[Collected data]
------------------------------------
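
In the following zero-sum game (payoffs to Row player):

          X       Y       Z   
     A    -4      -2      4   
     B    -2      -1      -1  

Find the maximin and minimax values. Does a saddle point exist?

Maximin = -2, Minimax = -2, Saddle: True

Work:
Row minimums: [-4, -2] → maximin = -2
Column maximums: [-2, -1, 4] → minimax = -2
Saddle point exists! Game value = -2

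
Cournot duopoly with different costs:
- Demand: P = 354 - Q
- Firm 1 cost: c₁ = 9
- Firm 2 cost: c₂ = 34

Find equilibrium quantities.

q₁* = 123.33, q₂* = 98.33

Work:
Reaction: q₁ = (354 - 9 - q₂)/2
Reaction: q₂ = (354 - 34 - q₁)/2
Solve simultaneously:
q₁* = (354 - 2×9 + 34)/3 = 123.33
q₂* = (354 - 2×34 + 9)/3 = 98.33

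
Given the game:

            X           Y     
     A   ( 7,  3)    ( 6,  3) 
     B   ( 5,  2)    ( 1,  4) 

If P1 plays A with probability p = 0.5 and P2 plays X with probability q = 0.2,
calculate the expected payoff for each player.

E[P1] = 4.0, E[P2] = 3.3

Work:
E[P1] = p·q·π₁(A,X) + p·(1-q)·π₁(A,Y) + (1-p)·q·π₁(B,X) + (1-p)·(1-q)·π₁(B,Y)
= 0.5·0.2·7 + 0.5·0.8·6 + 0.5·0.2·5 + 0.5·0.8·1
= 4.0

E[P2] = 3.3 (similar calculation)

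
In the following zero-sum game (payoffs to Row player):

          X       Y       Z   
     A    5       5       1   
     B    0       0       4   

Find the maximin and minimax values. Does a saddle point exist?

Maximin = 1, Minimax = 4, Saddle: False

Work:
Row minimums: [1, 0] → maximin = 1
Column maximums: [5, 5, 4] → minimax = 4
No saddle point (maximin ≠ minimax). Mixed strategy needed.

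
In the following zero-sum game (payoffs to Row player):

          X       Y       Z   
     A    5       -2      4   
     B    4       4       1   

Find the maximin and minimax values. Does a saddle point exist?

Maximin = 1, Minimax = 4, Saddle: False

Work:
Row minimums: [-2, 1] → maximin = 1
Column maximums: [5, 4, 4] → minimax = 4
No saddle point (maximin ≠ minimax). Mixed strategy needed.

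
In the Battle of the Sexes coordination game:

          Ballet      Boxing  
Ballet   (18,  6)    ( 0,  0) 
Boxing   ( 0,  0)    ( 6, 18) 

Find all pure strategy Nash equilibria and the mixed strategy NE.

Pure NE: (Ballet, Ballet) and (Boxing, Boxing); Mixed NE: p = 0.75, q = 0.25

Work:
Check pure NE:
(Ballet, Ballet): (18, 6) - no unilateral deviation beneficial
(Boxing, Boxing): (6, 18) - no unilateral deviation beneficial
Mixed NE: P1 plays Ballet with p = 0.75, P2 plays Ballet with q = 0.25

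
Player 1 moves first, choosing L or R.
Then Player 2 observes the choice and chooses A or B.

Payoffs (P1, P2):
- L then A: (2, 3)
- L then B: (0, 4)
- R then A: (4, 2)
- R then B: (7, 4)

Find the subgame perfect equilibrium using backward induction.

P1 plays R, P2 plays B after L and B after R; Payoff (7, 4)

Work:
Backward induction:
After L: P2 chooses B → P1 gets 0
After R: P2 chooses B → P1 gets 7
P1 chooses R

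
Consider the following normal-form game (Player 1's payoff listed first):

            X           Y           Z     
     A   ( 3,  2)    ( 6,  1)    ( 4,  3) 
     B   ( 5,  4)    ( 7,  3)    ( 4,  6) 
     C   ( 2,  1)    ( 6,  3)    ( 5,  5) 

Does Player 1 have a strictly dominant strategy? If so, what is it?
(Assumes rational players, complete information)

No strictly dominant strategy exists for Player 1

Work:
A strategy strictly dominates another if it gives a strictly higher payoff against every opponent action. Compare each pair of P1's strategies column-by-column:
  A vs B: [3 vs 5, 6 vs 7, 4 vs 4] → A does not strictly dominate B (column X: 3 ≤ 5)
  A vs C: [3 vs 2, 6 vs 6, 4 vs 5] → A does not strictly dominate C (column Y: 6 ≤ 6)
  B vs A: [5 vs 3, 7 vs 6, 4 vs 4] → B does not strictly dominate A (column Z: 4 ≤ 4)
  B vs C: [5 vs 2, 7 vs 6, 4 vs 5] → B does not strictly dominate C (column Z: 4 ≤ 5)
  C vs A: [2 vs 3, 6 vs 6, 5 vs 4] → C does not strictly dominate A (column X: 2 ≤ 3)
  C vs B: [2 vs 5, 6 vs 7, 5 vs 4] → C does not strictly dominate B (column X: 2 ≤ 5)
No single strategy strictly dominates all others → no strictly dominant strategy.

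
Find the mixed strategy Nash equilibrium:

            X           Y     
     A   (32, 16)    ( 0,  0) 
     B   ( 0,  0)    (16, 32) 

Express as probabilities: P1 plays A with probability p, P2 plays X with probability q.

p = 0.6667, q = 0.3333

Work:
Find probabilities that make opponent indifferent:
P2 chooses q to make P1 indifferent between A and B
P1 chooses p to make P2 indifferent between X and Y
Mixed NE: P1 plays (A: 0.6667, B: 0.3333), P2 plays (X: 0.3333, Y: 0.6667)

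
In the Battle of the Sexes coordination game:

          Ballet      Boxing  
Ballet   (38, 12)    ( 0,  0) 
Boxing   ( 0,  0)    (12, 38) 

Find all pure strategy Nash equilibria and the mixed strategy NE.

Pure NE: (Ballet, Ballet) and (Boxing, Boxing); Mixed NE: p = 0.76, q = 0.24

Work:
Check pure NE:
(Ballet, Ballet): (38, 12) - no unilateral deviation beneficial
(Boxing, Boxing): (12, 38) - no unilateral deviation beneficial
Mixed NE: P1 plays Ballet with p = 0.76, P2 plays Ballet with q = 0.24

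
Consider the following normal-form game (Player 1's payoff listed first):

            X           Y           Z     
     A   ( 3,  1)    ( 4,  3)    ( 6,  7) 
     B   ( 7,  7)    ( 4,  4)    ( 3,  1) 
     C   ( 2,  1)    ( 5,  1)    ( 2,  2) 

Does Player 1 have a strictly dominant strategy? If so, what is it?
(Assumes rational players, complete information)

No strictly dominant strategy exists for Player 1

Work:
A strategy strictly dominates another if it gives a strictly higher payoff against every opponent action. Compare each pair of P1's strategies column-by-column:
  A vs B: [3 vs 7, 4 vs 4, 6 vs 3] → A does not strictly dominate B (column X: 3 ≤ 7)
  A vs C: [3 vs 2, 4 vs 5, 6 vs 2] → A does not strictly dominate C (column Y: 4 ≤ 5)
  B vs A: [7 vs 3, 4 vs 4, 3 vs 6] → B does not strictly dominate A (column Y: 4 ≤ 4)
  B vs C: [7 vs 2, 4 vs 5, 3 vs 2] → B does not strictly dominate C (column Y: 4 ≤ 5)
  C vs A: [2 vs 3, 5 vs 4, 2 vs 6] → C does not strictly dominate A (column X: 2 ≤ 3)
  C vs B: [2 vs 7, 5 vs 4, 2 vs 3] → C does not strictly dominate B (column X: 2 ≤ 7)
No single strategy strictly dominates all others → no strictly dominant strategy.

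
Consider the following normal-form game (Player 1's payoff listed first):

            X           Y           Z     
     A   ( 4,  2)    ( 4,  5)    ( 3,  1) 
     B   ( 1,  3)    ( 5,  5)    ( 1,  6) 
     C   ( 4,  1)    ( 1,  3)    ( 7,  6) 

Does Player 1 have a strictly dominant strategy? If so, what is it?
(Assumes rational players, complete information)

No strictly dominant strategy exists for Player 1

Work:
A strategy strictly dominates another if it gives a strictly higher payoff against every opponent action. Compare each pair of P1's strategies column-by-column:
  A vs B: [4 vs 1, 4 vs 5, 3 vs 1] → A does not strictly dominate B (column Y: 4 ≤ 5)
  A vs C: [4 vs 4, 4 vs 1, 3 vs 7] → A does not strictly dominate C (column X: 4 ≤ 4)
  B vs A: [1 vs 4, 5 vs 4, 1 vs 3] → B does not strictly dominate A (column X: 1 ≤ 4)
  B vs C: [1 vs 4, 5 vs 1, 1 vs 7] → B does not strictly dominate C (column X: 1 ≤ 4)
  C vs A: [4 vs 4, 1 vs 4, 7 vs 3] → C does not strictly dominate A (column X: 4 ≤ 4)
  C vs B: [4 vs 1, 1 vs 5, 7 vs 1] → C does not strictly dominate B (column Y: 1 ≤ 5)
No single strategy strictly dominates all others → no strictly dominant strategy.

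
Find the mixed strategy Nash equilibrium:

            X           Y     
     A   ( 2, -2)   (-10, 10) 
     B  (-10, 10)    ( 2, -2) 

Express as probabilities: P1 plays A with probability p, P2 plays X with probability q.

p = 0.5, q = 0.5

Work:
Find probabilities that make opponent indifferent:
P2 chooses q to make P1 indifferent between A and B
P1 chooses p to make P2 indifferent between X and Y
Mixed NE: P1 plays (A: 0.5, B: 0.5), P2 plays (X: 0.5, Y: 0.5)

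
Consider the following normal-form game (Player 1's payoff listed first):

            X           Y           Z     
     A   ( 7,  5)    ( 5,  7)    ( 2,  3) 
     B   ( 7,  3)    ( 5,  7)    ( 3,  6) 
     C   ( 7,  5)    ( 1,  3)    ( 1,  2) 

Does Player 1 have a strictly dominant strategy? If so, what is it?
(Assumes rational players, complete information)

No strictly dominant strategy exists for Player 1

Work:
A strategy strictly dominates another if it gives a strictly higher payoff against every opponent action. Compare each pair of P1's strategies column-by-column:
  A vs B: [7 vs 7, 5 vs 5, 2 vs 3] → A does not strictly dominate B (column X: 7 ≤ 7)
  A vs C: [7 vs 7, 5 vs 1, 2 vs 1] → A does not strictly dominate C (column X: 7 ≤ 7)
  B vs A: [7 vs 7, 5 vs 5, 3 vs 2] → B does not strictly dominate A (column X: 7 ≤ 7)
  B vs C: [7 vs 7, 5 vs 1, 3 vs 1] → B does not strictly dominate C (column X: 7 ≤ 7)
  C vs A: [7 vs 7, 1 vs 5, 1 vs 2] → C does not strictly dominate A (column X: 7 ≤ 7)
  C vs B: [7 vs 7, 1 vs 5, 1 vs 3] → C does not strictly dominate B (column X: 7 ≤ 7)
No single strategy strictly dominates all others → no strictly dominant strategy.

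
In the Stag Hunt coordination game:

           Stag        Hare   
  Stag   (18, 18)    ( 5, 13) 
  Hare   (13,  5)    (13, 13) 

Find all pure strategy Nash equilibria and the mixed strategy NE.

Pure NE: (Stag, Stag) and (Hare, Hare); Mixed NE: p = 0.6154, q = 0.6154

Work:
Check pure NE:
(Stag, Stag): (18, 18) - no unilateral deviation beneficial
(Hare, Hare): (13, 13) - no unilateral deviation beneficial
Mixed NE: P1 plays Stag with p = 0.6154, P2 plays Stag with q = 0.6154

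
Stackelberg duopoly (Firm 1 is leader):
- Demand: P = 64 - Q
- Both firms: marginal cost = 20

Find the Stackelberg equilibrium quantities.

q₁* (leader) = 22.0, q₂* (follower) = 11.0

Work:
Follower's reaction: q₂ = (a - c - q₁)/2
Leader substitutes: π₁ = q₁·(a - q₁ - (a-c-q₁)/2 - c)
FOC: q₁* = (64 - 20)/2 = 22.00
Then: q₂* = (64 - 20 - 22.0)/2 = 11.00
Leader has first-mover advantage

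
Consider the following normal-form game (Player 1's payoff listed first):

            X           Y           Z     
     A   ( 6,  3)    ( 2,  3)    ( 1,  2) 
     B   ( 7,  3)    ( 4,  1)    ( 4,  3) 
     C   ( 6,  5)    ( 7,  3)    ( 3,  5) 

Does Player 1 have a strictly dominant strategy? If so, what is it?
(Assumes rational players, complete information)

No strictly dominant strategy exists for Player 1

Work:
A strategy strictly dominates another if it gives a strictly higher payoff against every opponent action. Compare each pair of P1's strategies column-by-column:
  A vs B: [6 vs 7, 2 vs 4, 1 vs 4] → A does not strictly dominate B (column X: 6 ≤ 7)
  A vs C: [6 vs 6, 2 vs 7, 1 vs 3] → A does not strictly dominate C (column X: 6 ≤ 6)
  B vs A: [7 vs 6, 4 vs 2, 4 vs 1] → B strictly dominates A
  B vs C: [7 vs 6, 4 vs 7, 4 vs 3] → B does not strictly dominate C (column Y: 4 ≤ 7)
  C vs A: [6 vs 6, 7 vs 2, 3 vs 1] → C does not strictly dominate A (column X: 6 ≤ 6)
  C vs B: [6 vs 7, 7 vs 4, 3 vs 4] → C does not strictly dominate B (column X: 6 ≤ 7)
No single strategy strictly dominates all others → no strictly dominant strategy.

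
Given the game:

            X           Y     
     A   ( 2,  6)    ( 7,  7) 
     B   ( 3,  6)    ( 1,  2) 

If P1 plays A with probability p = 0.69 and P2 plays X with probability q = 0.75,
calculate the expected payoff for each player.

E[P1] = 3.0175, E[P2] = 5.8625

Work:
E[P1] = p·q·π₁(A,X) + p·(1-q)·π₁(A,Y) + (1-p)·q·π₁(B,X) + (1-p)·(1-q)·π₁(B,Y)
= 0.69·0.75·2 + 0.69·0.25·7 + 0.31·0.75·3 + 0.31·0.25·1
= 3.0175

E[P2] = 5.8625 (similar calculation)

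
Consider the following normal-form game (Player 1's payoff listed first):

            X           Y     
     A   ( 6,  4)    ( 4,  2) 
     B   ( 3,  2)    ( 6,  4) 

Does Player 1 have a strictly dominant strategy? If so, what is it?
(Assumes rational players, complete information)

No strictly dominant strategy exists for Player 1

Work:
A strategy strictly dominates another if it gives a strictly higher payoff against every opponent action. Compare each pair of P1's strategies column-by-column:
  A vs B: [6 vs 3, 4 vs 6] → A does not strictly dominate B (column Y: 4 ≤ 6)
  B vs A: [3 vs 6, 6 vs 4] → B does not strictly dominate A (column X: 3 ≤ 6)
No single strategy strictly dominates all others → no strictly dominant strategy.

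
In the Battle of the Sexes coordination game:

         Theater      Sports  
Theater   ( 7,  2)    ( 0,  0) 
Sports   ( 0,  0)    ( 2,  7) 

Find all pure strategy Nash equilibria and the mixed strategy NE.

Pure NE: (Theater, Theater) and (Sports, Sports); Mixed NE: p = 0.7778, q = 0.2222

Work:
Check pure NE:
(Theater, Theater): (7, 2) - no unilateral deviation beneficial
(Sports, Sports): (2, 7) - no unilateral deviation beneficial
Mixed NE: P1 plays Theater with p = 0.7778, P2 plays Theater with q = 0.2222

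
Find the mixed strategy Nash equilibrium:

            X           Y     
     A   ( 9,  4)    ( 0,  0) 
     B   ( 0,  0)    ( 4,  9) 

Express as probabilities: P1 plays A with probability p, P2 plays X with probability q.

p = 0.6923, q = 0.3077

Work:
Find probabilities that make opponent indifferent:
P2 chooses q to make P1 indifferent between A and B
P1 chooses p to make P2 indifferent between X and Y
Mixed NE: P1 plays (A: 0.6923, B: 0.3077), P2 plays (X: 0.3077, Y: 0.6923)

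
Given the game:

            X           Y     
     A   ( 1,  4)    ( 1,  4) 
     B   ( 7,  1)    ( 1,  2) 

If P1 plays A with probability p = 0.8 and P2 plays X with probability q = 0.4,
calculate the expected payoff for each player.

E[P1] = 1.48, E[P2] = 3.52

Work:
E[P1] = p·q·π₁(A,X) + p·(1-q)·π₁(A,Y) + (1-p)·q·π₁(B,X) + (1-p)·(1-q)·π₁(B,Y)
= 0.8·0.4·1 + 0.8·0.6·1 + 0.2·0.4·7 + 0.2·0.6·1
= 1.48

E[P2] = 3.52 (similar calculation)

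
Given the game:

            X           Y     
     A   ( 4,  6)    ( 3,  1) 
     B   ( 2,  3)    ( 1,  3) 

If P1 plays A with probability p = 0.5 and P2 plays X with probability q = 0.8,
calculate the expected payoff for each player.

E[P1] = 2.8, E[P2] = 4.0

Work:
E[P1] = p·q·π₁(A,X) + p·(1-q)·π₁(A,Y) + (1-p)·q·π₁(B,X) + (1-p)·(1-q)·π₁(B,Y)
= 0.5·0.8·4 + 0.5·0.2·3 + 0.5·0.8·2 + 0.5·0.2·1
= 2.8

E[P2] = 4.0 (similar calculation)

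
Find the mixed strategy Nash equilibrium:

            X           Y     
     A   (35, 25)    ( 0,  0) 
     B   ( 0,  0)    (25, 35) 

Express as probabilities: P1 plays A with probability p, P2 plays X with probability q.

p = 0.5833, q = 0.4167

Work:
Find probabilities that make opponent indifferent:
P2 chooses q to make P1 indifferent between A and B
P1 chooses p to make P2 indifferent between X and Y
Mixed NE: P1 plays (A: 0.5833, B: 0.4167), P2 plays (X: 0.4167, Y: 0.5833)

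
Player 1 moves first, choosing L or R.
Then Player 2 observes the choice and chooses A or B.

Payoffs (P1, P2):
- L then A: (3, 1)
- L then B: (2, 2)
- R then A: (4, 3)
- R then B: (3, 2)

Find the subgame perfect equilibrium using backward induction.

P1 plays R, P2 plays B after L and A after R; Payoff (4, 3)

Work:
Backward induction:
After L: P2 chooses B → P1 gets 2
After R: P2 chooses A → P1 gets 4
P1 chooses R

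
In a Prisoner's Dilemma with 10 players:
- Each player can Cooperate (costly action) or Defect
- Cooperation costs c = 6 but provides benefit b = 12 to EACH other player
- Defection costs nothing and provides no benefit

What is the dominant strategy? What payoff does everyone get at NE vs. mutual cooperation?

Dominant: Defect; NE payoff = 0; Coop payoff = 102

Work:
Defect dominates (saves cost c = 6, benefit to others is external)
NE: All defect → everyone gets 0
If all cooperate: each receives (9)×12 - 6 = 102
Social dilemma: 102 > 0 but NE gives 0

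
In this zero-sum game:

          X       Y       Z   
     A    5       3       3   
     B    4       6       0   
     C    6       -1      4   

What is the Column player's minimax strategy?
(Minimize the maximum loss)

Column should play Z, value = 4

Work:
Column player minimizes Row's maximum payoff:
Column X: max payoff to Row = 6
Column Y: max payoff to Row = 6
Column Z: max payoff to Row = 4
Minimum is 4, achieved by column Z.
Minimax strategy: Z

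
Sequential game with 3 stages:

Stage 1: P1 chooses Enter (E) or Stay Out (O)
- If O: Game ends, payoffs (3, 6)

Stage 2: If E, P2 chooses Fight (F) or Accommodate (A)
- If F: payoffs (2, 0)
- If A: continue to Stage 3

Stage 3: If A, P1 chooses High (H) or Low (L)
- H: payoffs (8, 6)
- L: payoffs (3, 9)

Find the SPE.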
------------------------------------
» What the task requires: Look for the word "provides". Copy out every line of the data that has it.

» Final answer:
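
- Cooperation costs c = 6 but provides benefit b = 12 to EACH other player
- Defection costs nothing and provides no benefit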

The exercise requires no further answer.